### Instructions for the task
What is needed is an exact copy of the line with "In a reference-voltage" and all lines that follow it in the entries below, the last line included.

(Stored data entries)
========
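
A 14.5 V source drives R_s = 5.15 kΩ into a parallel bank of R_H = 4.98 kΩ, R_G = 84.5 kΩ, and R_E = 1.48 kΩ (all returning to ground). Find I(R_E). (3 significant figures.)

I ≈ 1.76 mA

Parallel bank: R_p = 1/(1/4.98 + 1/84.5 + 1/1.48) = 1.126 kΩ.
V_A = 14.5 × 1.126/6.276 = 2.601 V.
I(R_E) = V_A / R_E = 2.601/1.48 = 1.757 mA.
(Equivalently: I_total = 2.310 mA, then current-divider fraction G_k/ΣG = 0.7606.)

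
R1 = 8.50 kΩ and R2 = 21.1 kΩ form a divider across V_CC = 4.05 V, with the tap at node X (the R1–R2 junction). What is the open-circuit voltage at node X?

V_th ≈ 2.89 V

With X open, the divider is unloaded: V_th = 4.05 × 21.1/29.60 = 2.887 V.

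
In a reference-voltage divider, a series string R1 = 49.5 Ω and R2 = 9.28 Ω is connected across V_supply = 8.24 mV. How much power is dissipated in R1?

P ≈ 0.973 µW

The common current is I = 8.24/58.78 = 0.1402 mA.
V(R1) = I·R = 6.939 mV; P = V·I = 6.939 × 0.1402 = 0.9727 µW.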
========
### Answer box
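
In a reference-voltage divider, a series string R1 = 49.5 Ω and R2 = 9.28 Ω is connected across V_supply = 8.24 mV. How much power is dissipated in R1?

P ≈ 0.973 µW

The common current is I = 8.24/58.78 = 0.1402 mA.
V(R1) = I·R = 6.939 mV; P = V·I = 6.939 × 0.1402 = 0.9727 µW.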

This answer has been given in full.